Taking the line with "Let p(I, b)" as the first and the line with "Answer: 523369/69 ≈ 7585.1" as the last, set down exactly every line in that range from the entries below, and no more.

Provided entries START

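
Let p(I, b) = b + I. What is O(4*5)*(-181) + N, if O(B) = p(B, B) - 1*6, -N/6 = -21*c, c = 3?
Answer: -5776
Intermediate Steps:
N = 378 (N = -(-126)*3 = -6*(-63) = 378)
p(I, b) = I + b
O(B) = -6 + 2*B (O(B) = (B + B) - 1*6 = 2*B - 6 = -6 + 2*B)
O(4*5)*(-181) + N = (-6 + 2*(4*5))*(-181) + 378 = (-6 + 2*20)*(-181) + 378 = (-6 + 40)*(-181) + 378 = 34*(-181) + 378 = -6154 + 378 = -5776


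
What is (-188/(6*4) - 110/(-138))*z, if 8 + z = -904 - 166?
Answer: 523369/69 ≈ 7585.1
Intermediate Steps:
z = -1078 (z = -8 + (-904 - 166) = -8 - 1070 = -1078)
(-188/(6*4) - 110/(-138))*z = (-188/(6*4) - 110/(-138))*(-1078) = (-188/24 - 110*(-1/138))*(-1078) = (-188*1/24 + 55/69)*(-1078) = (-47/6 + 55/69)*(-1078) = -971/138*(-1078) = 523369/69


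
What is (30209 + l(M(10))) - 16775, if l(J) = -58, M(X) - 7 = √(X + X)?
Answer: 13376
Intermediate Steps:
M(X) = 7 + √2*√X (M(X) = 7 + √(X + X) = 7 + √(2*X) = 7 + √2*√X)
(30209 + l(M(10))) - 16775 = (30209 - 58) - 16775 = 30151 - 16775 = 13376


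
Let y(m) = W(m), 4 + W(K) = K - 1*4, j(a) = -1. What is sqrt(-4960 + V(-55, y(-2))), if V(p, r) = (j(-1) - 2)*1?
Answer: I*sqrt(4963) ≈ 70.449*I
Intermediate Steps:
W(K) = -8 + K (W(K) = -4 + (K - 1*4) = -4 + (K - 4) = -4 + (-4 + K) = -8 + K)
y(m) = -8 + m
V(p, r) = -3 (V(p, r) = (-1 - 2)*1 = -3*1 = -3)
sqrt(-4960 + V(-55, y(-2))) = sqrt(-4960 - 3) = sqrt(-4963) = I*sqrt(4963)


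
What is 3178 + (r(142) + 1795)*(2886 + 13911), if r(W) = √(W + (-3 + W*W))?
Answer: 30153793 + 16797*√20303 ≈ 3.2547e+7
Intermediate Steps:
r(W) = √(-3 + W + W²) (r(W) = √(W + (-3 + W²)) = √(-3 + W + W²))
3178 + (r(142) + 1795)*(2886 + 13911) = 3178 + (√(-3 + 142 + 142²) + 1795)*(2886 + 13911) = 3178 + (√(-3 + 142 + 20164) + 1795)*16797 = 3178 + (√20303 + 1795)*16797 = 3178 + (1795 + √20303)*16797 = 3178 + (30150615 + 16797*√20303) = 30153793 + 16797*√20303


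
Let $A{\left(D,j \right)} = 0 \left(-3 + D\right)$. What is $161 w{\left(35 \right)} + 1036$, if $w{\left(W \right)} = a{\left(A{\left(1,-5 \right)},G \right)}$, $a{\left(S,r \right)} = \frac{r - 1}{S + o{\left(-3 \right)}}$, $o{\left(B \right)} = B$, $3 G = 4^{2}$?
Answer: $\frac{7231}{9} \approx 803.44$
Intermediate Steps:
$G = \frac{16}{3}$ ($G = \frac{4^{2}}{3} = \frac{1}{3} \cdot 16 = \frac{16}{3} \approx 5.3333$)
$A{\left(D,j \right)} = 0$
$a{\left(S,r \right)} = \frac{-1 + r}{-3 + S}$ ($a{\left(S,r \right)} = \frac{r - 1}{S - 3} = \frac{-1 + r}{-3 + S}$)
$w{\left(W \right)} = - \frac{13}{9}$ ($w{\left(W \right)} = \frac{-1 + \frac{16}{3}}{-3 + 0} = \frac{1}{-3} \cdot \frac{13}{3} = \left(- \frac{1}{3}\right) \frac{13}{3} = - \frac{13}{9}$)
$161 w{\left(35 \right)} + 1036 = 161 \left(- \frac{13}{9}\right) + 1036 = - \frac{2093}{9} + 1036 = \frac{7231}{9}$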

Provided entries END
Provided entries START

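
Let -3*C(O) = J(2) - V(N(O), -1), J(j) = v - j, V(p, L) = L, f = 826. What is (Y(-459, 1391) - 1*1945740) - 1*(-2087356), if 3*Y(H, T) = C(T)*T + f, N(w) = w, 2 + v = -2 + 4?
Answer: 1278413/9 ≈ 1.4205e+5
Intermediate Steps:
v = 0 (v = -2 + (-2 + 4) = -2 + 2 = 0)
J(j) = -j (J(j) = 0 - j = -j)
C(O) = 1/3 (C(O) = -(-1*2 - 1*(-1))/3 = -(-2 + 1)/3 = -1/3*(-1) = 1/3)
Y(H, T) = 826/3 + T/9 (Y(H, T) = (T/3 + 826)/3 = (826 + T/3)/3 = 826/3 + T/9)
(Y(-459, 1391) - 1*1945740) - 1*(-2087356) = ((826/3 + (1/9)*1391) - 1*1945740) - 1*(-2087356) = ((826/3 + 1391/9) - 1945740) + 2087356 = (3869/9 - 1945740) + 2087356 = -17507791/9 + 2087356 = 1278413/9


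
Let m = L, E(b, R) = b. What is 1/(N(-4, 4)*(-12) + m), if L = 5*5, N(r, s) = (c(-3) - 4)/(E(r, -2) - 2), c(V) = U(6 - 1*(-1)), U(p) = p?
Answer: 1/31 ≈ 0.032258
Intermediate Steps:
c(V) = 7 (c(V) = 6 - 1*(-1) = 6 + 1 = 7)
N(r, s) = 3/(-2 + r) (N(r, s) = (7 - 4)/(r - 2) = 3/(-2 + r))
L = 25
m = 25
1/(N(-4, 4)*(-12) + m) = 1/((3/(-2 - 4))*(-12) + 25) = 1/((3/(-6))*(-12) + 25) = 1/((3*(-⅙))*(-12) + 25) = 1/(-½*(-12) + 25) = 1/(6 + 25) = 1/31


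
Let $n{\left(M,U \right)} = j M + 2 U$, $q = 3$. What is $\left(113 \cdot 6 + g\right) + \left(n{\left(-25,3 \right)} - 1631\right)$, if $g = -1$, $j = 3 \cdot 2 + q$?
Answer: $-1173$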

Provided entries END
Provided entries START

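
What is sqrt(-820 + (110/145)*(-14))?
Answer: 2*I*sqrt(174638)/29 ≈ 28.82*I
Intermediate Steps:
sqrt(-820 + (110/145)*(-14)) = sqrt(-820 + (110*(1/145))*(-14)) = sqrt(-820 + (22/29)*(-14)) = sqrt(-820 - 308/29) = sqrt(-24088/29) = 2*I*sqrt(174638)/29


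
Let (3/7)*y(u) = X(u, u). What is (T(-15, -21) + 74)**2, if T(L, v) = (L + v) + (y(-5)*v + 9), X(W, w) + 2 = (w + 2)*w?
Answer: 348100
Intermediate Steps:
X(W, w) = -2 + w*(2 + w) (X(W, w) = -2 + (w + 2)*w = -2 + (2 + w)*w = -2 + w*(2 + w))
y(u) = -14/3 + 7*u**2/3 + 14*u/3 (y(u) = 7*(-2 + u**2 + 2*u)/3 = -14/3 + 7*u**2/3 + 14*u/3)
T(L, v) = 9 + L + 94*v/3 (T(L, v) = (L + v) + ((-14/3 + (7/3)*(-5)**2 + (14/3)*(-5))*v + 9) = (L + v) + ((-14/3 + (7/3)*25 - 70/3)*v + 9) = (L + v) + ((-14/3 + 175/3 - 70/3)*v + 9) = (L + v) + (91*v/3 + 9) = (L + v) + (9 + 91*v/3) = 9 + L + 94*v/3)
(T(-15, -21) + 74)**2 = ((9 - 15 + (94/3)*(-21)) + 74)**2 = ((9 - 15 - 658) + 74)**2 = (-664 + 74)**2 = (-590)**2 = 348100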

Provided entries END

▶ **Completed task**:
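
Let p(I, b) = b + I. What is O(4*5)*(-181) + N, if O(B) = p(B, B) - 1*6, -N/6 = -21*c, c = 3?
Answer: -5776
Intermediate Steps:
N = 378 (N = -(-126)*3 = -6*(-63) = 378)
p(I, b) = I + b
O(B) = -6 + 2*B (O(B) = (B + B) - 1*6 = 2*B - 6 = -6 + 2*B)
O(4*5)*(-181) + N = (-6 + 2*(4*5))*(-181) + 378 = (-6 + 2*20)*(-181) + 378 = (-6 + 40)*(-181) + 378 = 34*(-181) + 378 = -6154 + 378 = -5776


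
What is (-188/(6*4) - 110/(-138))*z, if 8 + z = -904 - 166?
Answer: 523369/69 ≈ 7585.1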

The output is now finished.